(Items from a data source)
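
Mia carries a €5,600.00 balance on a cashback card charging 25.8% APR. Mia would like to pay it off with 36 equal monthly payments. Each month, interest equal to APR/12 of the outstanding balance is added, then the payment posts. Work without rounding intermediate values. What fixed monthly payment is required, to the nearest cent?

€225.03

Monthly rate r = 25.8%/12 = 2.15% = 0.0215.
Level-payment amortization: P = B₀·r / (1 − (1+r)^(−n)) = 5600.00·0.0215 / (1 − 1.0215^(−36)).
Denominator 1 − (1+r)^(−36) = 0.535036732.
P = 120.4 / 0.535036732 ≈ 225.03.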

**ACTION ITEM:**
Nothing but an exact reproduction of the entries is wanted.

**WORKED SOLUTION:**
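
Mia carries a €5,600.00 balance on a cashback card charging 25.8% APR. Mia would like to pay it off with 36 equal monthly payments. Each month, interest equal to APR/12 of the outstanding balance is added, then the payment posts. Work without rounding intermediate values. What fixed monthly payment is required, to the nearest cent?

€225.03

Monthly rate r = 25.8%/12 = 2.15% = 0.0215.
Level-payment amortization: P = B₀·r / (1 − (1+r)^(−n)) = 5600.00·0.0215 / (1 − 1.0215^(−36)).
Denominator 1 − (1+r)^(−36) = 0.535036732.
P = 120.4 / 0.535036732 ≈ 225.03.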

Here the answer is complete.